#### The task:
Your task is to reproduce exactly the lines that run from the beginning of the data through the line where "Conventions: ops apply" appears.

#### Given data:
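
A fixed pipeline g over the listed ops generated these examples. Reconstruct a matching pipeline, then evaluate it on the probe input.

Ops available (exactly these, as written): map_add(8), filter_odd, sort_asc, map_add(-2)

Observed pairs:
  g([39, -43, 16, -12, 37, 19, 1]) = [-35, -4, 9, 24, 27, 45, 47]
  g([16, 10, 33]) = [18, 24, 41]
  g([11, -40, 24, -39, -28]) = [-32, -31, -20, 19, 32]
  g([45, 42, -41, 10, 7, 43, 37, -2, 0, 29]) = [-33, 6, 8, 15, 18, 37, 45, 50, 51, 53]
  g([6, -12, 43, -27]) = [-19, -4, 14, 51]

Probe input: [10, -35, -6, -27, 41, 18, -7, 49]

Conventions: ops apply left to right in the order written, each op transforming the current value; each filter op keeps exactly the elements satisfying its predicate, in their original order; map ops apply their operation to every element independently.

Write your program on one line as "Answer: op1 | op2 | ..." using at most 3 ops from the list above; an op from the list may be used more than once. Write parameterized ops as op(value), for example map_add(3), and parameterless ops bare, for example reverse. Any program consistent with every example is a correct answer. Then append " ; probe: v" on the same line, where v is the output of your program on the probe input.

sort_asc | map_add(8) ; probe: [-27, -19, 1, 2, 18, 26, 49, 57]

Check, running the answer program on each example:
  [39, -43, 16, -12, 37, 19, 1] -> [-43, -12, 1, 16, 19, 37, 39] -> [-35, -4, 9, 24, 27, 45, 47]
  [16, 10, 33] -> [10, 16, 33] -> [18, 24, 41]
  [11, -40, 24, -39, -28] -> [-40, -39, -28, 11, 24] -> [-32, -31, -20, 19, 32]
  [45, 42, -41, 10, 7, 43, 37, -2, 0, 29] -> [-41, -2, 0, 7, 10, 29, 37, 42, 43, 45] -> [-33, 6, 8, 15, 18, 37, 45, 50, 51, 53]
  [6, -12, 43, -27] -> [-27, -12, 6, 43] -> [-19, -4, 14, 51]
  probe: [10, -35, -6, -27, 41, 18, -7, 49] -> [-35, -27, -7, -6, 10, 18, 41, 49] -> [-27, -19, 1, 2, 18, 26, 49, 57]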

#### Task result:
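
A fixed pipeline g over the listed ops generated these examples. Reconstruct a matching pipeline, then evaluate it on the probe input.

Ops available (exactly these, as written): map_add(8), filter_odd, sort_asc, map_add(-2)

Observed pairs:
  g([39, -43, 16, -12, 37, 19, 1]) = [-35, -4, 9, 24, 27, 45, 47]
  g([16, 10, 33]) = [18, 24, 41]
  g([11, -40, 24, -39, -28]) = [-32, -31, -20, 19, 32]
  g([45, 42, -41, 10, 7, 43, 37, -2, 0, 29]) = [-33, 6, 8, 15, 18, 37, 45, 50, 51, 53]
  g([6, -12, 43, -27]) = [-19, -4, 14, 51]

Probe input: [10, -35, -6, -27, 41, 18, -7, 49]

Conventions: ops apply left to right in the order written, each op transforming the current value; each filter op keeps exactly the elements satisfying its predicate, in their original order; map ops apply their operation to every element independently.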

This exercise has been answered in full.